## Material provided
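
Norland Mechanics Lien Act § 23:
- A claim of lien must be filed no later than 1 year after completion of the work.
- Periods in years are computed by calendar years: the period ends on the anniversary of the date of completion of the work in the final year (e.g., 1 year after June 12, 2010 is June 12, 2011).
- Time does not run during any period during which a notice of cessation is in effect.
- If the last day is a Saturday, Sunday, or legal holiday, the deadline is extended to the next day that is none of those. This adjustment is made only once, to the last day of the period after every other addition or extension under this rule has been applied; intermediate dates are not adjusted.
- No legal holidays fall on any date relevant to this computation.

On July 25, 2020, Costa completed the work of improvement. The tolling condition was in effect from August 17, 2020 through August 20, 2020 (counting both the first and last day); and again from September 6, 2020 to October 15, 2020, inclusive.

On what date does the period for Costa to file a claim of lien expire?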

---

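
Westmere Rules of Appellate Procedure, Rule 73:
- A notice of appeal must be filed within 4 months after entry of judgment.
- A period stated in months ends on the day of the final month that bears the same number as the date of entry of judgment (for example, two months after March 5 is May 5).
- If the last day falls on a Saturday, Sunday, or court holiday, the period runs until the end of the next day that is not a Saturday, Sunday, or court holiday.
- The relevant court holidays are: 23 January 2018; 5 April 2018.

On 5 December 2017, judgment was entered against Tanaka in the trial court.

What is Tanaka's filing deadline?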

## What you will do
Can you repeat, word for word, every line above from the one containing "Norland Mechanics Lien" down to the one containing "- Time does", including both?

## Answer to the exercise
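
Norland Mechanics Lien Act § 23:
- A claim of lien must be filed no later than 1 year after completion of the work.
- Periods in years are computed by calendar years: the period ends on the anniversary of the date of completion of the work in the final year (e.g., 1 year after June 12, 2010 is June 12, 2011).
- Time does not run during any period during which a notice of cessation is in effect.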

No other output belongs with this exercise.